Start of Block
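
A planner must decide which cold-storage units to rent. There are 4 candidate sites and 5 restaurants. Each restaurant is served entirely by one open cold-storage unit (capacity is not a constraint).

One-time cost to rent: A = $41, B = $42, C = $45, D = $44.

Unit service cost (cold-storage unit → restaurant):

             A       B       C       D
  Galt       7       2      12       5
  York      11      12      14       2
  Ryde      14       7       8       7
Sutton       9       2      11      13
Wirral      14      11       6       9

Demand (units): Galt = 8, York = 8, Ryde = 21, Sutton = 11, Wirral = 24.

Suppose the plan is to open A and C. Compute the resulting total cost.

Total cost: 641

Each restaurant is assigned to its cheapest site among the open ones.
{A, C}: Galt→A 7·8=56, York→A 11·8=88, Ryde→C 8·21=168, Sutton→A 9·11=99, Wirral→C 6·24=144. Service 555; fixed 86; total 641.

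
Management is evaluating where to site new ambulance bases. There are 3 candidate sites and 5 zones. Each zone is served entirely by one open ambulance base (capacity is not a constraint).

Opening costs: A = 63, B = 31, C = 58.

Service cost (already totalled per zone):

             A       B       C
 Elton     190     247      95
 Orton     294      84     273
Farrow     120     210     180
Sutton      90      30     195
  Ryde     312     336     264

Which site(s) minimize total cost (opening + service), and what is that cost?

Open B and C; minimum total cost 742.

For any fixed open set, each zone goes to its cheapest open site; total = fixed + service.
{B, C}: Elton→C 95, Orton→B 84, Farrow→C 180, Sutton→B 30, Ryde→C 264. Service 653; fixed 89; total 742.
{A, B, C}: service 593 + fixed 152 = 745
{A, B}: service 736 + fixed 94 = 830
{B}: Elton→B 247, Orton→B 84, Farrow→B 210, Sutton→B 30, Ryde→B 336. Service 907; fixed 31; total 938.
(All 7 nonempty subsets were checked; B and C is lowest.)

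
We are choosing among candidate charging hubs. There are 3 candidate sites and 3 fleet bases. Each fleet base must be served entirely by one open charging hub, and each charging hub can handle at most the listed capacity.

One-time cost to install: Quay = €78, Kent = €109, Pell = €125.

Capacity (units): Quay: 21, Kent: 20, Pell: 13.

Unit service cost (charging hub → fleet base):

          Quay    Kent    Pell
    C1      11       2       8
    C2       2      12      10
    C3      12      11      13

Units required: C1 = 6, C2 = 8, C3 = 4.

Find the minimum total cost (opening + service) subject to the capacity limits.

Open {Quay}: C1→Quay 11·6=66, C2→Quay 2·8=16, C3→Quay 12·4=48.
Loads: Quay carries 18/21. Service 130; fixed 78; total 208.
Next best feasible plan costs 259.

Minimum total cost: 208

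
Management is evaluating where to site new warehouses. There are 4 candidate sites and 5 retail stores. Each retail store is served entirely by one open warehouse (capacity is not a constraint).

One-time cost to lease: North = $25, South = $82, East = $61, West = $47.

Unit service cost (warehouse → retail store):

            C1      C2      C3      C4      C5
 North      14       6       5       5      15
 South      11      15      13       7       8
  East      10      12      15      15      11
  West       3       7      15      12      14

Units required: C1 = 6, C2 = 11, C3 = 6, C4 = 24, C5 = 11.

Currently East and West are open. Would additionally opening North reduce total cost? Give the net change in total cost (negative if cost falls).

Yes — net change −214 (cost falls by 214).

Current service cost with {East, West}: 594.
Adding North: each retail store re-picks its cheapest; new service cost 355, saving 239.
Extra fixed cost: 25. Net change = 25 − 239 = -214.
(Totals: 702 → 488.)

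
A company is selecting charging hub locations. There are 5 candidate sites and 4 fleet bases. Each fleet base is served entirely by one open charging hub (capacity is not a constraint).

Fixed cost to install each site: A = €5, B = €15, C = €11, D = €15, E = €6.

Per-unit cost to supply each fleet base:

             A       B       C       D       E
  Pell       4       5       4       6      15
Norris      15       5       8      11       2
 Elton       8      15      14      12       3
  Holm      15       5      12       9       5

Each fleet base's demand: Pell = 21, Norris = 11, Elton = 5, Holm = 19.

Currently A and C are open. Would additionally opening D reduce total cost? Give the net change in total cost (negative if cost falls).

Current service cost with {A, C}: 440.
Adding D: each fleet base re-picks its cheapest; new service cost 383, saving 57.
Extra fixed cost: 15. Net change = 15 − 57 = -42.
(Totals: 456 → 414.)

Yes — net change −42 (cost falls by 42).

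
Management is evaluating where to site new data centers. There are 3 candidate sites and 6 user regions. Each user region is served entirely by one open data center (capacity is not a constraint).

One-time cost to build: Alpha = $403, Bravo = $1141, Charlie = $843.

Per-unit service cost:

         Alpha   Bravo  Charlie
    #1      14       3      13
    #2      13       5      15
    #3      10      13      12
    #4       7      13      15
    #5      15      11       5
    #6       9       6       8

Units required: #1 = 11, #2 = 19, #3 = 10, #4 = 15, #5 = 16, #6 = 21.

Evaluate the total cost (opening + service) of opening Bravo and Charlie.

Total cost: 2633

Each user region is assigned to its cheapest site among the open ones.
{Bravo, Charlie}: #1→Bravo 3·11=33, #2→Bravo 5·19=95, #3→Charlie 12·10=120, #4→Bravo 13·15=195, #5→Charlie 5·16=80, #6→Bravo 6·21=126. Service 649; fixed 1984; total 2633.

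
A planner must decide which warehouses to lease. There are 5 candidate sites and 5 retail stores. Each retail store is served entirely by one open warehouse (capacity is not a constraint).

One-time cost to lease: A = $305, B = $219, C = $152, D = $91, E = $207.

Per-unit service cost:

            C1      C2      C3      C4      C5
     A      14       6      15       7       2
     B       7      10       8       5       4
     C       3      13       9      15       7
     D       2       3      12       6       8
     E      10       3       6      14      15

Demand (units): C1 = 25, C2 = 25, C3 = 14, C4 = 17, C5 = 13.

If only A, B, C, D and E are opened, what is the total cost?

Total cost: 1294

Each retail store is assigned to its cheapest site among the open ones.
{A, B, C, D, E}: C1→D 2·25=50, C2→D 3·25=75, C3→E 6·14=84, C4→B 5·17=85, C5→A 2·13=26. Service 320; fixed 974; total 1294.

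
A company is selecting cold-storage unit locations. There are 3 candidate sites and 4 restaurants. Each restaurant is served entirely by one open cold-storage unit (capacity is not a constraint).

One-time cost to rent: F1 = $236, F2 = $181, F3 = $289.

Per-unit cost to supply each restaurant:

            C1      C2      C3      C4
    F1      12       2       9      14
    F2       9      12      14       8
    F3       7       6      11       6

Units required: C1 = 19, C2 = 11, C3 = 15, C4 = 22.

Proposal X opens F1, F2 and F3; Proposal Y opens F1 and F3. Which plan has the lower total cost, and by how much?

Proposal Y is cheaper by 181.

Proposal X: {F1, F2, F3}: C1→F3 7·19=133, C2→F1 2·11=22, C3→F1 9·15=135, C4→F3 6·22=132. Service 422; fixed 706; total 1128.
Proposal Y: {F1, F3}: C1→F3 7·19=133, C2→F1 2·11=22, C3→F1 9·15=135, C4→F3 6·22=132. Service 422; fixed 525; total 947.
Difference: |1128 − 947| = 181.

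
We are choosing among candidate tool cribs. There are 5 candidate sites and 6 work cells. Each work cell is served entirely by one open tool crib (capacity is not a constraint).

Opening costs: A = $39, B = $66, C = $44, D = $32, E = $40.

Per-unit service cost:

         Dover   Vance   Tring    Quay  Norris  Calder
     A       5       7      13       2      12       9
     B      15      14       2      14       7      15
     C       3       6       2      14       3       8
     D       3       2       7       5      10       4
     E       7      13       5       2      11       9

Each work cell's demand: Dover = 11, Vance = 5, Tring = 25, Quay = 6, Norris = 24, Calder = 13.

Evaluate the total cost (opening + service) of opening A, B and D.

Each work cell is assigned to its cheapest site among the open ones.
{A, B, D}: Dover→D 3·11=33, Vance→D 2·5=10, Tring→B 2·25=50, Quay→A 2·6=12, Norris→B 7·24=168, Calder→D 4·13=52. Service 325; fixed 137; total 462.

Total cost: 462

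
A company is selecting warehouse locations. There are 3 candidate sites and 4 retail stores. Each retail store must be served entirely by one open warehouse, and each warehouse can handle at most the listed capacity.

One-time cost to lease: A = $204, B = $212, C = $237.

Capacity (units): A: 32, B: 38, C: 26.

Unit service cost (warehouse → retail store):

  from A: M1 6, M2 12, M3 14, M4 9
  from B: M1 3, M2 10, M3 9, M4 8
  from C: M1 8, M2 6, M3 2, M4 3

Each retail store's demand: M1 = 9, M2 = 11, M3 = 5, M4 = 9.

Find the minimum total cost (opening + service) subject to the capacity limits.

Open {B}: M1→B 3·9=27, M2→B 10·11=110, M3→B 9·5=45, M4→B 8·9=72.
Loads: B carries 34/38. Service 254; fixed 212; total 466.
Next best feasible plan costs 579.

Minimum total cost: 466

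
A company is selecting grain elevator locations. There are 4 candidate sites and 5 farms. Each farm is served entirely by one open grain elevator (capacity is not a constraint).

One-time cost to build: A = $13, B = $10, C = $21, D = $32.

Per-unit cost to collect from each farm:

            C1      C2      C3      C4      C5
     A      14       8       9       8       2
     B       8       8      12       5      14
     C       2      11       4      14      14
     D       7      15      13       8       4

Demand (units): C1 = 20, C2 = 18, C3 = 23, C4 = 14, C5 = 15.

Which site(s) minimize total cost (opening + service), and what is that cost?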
End of Block
Required action: Each line that contains "planner" is to be copied from the listing above.

The answer:
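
A planner must decide which cold-storage units to rent. There are 4 candidate sites and 5 restaurants. Each restaurant is served entirely by one open cold-storage unit (capacity is not a constraint).
A planner must decide which warehouses to lease. There are 5 candidate sites and 5 retail stores. Each retail store is served entirely by one open warehouse (capacity is not a constraint).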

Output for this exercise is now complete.